Segment Open
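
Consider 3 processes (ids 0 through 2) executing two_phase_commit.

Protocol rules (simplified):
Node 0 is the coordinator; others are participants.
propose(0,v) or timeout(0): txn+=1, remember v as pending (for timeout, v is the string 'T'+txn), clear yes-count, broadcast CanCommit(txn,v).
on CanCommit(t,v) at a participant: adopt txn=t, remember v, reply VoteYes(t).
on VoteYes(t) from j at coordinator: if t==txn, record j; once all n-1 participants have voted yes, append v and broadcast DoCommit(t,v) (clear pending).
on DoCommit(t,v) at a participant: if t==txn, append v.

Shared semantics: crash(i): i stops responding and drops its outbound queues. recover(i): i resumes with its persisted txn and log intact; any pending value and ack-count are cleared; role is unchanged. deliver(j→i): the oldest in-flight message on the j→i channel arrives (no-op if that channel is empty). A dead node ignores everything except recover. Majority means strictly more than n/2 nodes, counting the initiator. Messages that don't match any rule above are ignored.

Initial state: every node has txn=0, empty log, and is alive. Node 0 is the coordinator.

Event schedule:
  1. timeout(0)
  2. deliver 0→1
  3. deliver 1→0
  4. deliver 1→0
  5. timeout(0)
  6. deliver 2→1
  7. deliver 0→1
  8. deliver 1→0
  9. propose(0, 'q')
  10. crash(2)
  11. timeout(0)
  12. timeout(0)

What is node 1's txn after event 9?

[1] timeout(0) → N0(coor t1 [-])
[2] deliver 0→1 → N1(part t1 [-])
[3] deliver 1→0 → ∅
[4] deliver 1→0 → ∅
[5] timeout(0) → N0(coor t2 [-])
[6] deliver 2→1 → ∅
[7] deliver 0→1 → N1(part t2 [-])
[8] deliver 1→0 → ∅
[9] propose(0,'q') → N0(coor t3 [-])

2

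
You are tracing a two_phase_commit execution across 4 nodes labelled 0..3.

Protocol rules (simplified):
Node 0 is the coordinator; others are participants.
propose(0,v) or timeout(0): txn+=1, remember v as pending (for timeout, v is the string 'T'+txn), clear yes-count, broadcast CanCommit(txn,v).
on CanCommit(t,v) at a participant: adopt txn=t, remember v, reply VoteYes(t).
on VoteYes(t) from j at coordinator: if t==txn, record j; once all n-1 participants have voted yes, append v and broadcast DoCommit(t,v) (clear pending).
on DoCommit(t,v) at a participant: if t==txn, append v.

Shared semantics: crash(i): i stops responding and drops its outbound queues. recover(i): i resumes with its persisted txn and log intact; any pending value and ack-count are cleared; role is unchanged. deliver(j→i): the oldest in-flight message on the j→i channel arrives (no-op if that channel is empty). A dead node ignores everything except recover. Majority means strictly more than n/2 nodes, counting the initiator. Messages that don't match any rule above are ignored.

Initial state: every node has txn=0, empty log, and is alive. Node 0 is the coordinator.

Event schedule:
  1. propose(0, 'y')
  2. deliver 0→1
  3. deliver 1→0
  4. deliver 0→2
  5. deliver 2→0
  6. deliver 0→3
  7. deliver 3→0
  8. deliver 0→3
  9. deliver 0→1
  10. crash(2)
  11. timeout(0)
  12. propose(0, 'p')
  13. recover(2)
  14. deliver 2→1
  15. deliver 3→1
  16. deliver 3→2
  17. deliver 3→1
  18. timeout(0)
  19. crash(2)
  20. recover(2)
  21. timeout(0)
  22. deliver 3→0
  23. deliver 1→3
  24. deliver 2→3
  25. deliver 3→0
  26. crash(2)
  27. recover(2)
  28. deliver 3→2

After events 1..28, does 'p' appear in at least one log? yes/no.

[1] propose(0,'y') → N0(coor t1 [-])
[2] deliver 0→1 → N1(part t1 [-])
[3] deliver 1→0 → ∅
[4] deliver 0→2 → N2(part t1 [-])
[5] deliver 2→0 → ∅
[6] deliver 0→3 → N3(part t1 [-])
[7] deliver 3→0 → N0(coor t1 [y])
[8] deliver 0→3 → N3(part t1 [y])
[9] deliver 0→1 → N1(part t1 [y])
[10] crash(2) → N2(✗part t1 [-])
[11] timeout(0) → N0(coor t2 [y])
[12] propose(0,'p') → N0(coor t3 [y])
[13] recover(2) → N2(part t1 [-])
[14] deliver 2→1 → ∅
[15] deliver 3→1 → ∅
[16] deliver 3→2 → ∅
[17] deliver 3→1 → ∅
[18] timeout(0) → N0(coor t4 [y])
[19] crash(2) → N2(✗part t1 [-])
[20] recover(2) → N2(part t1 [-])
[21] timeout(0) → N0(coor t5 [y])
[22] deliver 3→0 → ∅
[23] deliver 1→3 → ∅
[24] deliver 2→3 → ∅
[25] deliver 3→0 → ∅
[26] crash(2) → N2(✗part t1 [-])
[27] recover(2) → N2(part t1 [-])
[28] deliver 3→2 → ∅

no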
Segment Closed
Reproduce the entries above in full, precisely as written.

Reply →
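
Consider 3 processes (ids 0 through 2) executing two_phase_commit.

Protocol rules (simplified):
Node 0 is the coordinator; others are participants.
propose(0,v) or timeout(0): txn+=1, remember v as pending (for timeout, v is the string 'T'+txn), clear yes-count, broadcast CanCommit(txn,v).
on CanCommit(t,v) at a participant: adopt txn=t, remember v, reply VoteYes(t).
on VoteYes(t) from j at coordinator: if t==txn, record j; once all n-1 participants have voted yes, append v and broadcast DoCommit(t,v) (clear pending).
on DoCommit(t,v) at a participant: if t==txn, append v.

Shared semantics: crash(i): i stops responding and drops its outbound queues. recover(i): i resumes with its persisted txn and log intact; any pending value and ack-count are cleared; role is unchanged. deliver(j→i): the oldest in-flight message on the j→i channel arrives (no-op if that channel is empty). A dead node ignores everything except recover. Majority means strictly more than n/2 nodes, counting the initiator. Messages that don't match any rule above are ignored.

Initial state: every node has txn=0, empty log, and is alive. Node 0 is the coordinator.

Event schedule:
  1. timeout(0)
  2. deliver 0→1
  3. deliver 1→0
  4. deliver 1→0
  5. timeout(0)
  6. deliver 2→1
  7. deliver 0→1
  8. deliver 1→0
  9. propose(0, 'q')
  10. crash(2)
  11. timeout(0)
  12. timeout(0)

What is node 1's txn after event 9?

[1] timeout(0) → N0(coor t1 [-])
[2] deliver 0→1 → N1(part t1 [-])
[3] deliver 1→0 → ∅
[4] deliver 1→0 → ∅
[5] timeout(0) → N0(coor t2 [-])
[6] deliver 2→1 → ∅
[7] deliver 0→1 → N1(part t2 [-])
[8] deliver 1→0 → ∅
[9] propose(0,'q') → N0(coor t3 [-])

2

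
You are tracing a two_phase_commit execution across 4 nodes labelled 0..3.

Protocol rules (simplified):
Node 0 is the coordinator; others are participants.
propose(0,v) or timeout(0): txn+=1, remember v as pending (for timeout, v is the string 'T'+txn), clear yes-count, broadcast CanCommit(txn,v).
on CanCommit(t,v) at a participant: adopt txn=t, remember v, reply VoteYes(t).
on VoteYes(t) from j at coordinator: if t==txn, record j; once all n-1 participants have voted yes, append v and broadcast DoCommit(t,v) (clear pending).
on DoCommit(t,v) at a participant: if t==txn, append v.

Shared semantics: crash(i): i stops responding and drops its outbound queues. recover(i): i resumes with its persisted txn and log intact; any pending value and ack-count are cleared; role is unchanged. deliver(j→i): the oldest in-flight message on the j→i channel arrives (no-op if that channel is empty). A dead node ignores everything except recover. Majority means strictly more than n/2 nodes, counting the initiator. Messages that don't match any rule above are ignored.

Initial state: every node has txn=0, empty log, and is alive. Node 0 is the coordinator.

Event schedule:
  1. propose(0, 'y')
  2. deliver 0→1
  3. deliver 1→0
  4. deliver 0→2
  5. deliver 2→0
  6. deliver 0→3
  7. deliver 3→0
  8. deliver 0→3
  9. deliver 0→1
  10. crash(2)
  11. timeout(0)
  12. propose(0, 'p')
  13. recover(2)
  14. deliver 2→1
  15. deliver 3→1
  16. deliver 3→2
  17. deliver 3→1
  18. timeout(0)
  19. crash(2)
  20. recover(2)
  21. timeout(0)
  22. deliver 3→0
  23. deliver 1→3
  24. deliver 2→3
  25. deliver 3→0
  26. crash(2)
  27. recover(2)
  28. deliver 3→2

After events 1..28, does 'p' appear in at least one log? yes/no.

[1] propose(0,'y') → N0(coor t1 [-])
[2] deliver 0→1 → N1(part t1 [-])
[3] deliver 1→0 → ∅
[4] deliver 0→2 → N2(part t1 [-])
[5] deliver 2→0 → ∅
[6] deliver 0→3 → N3(part t1 [-])
[7] deliver 3→0 → N0(coor t1 [y])
[8] deliver 0→3 → N3(part t1 [y])
[9] deliver 0→1 → N1(part t1 [y])
[10] crash(2) → N2(✗part t1 [-])
[11] timeout(0) → N0(coor t2 [y])
[12] propose(0,'p') → N0(coor t3 [y])
[13] recover(2) → N2(part t1 [-])
[14] deliver 2→1 → ∅
[15] deliver 3→1 → ∅
[16] deliver 3→2 → ∅
[17] deliver 3→1 → ∅
[18] timeout(0) → N0(coor t4 [y])
[19] crash(2) → N2(✗part t1 [-])
[20] recover(2) → N2(part t1 [-])
[21] timeout(0) → N0(coor t5 [y])
[22] deliver 3→0 → ∅
[23] deliver 1→3 → ∅
[24] deliver 2→3 → ∅
[25] deliver 3→0 → ∅
[26] crash(2) → N2(✗part t1 [-])
[27] recover(2) → N2(part t1 [-])
[28] deliver 3→2 → ∅

no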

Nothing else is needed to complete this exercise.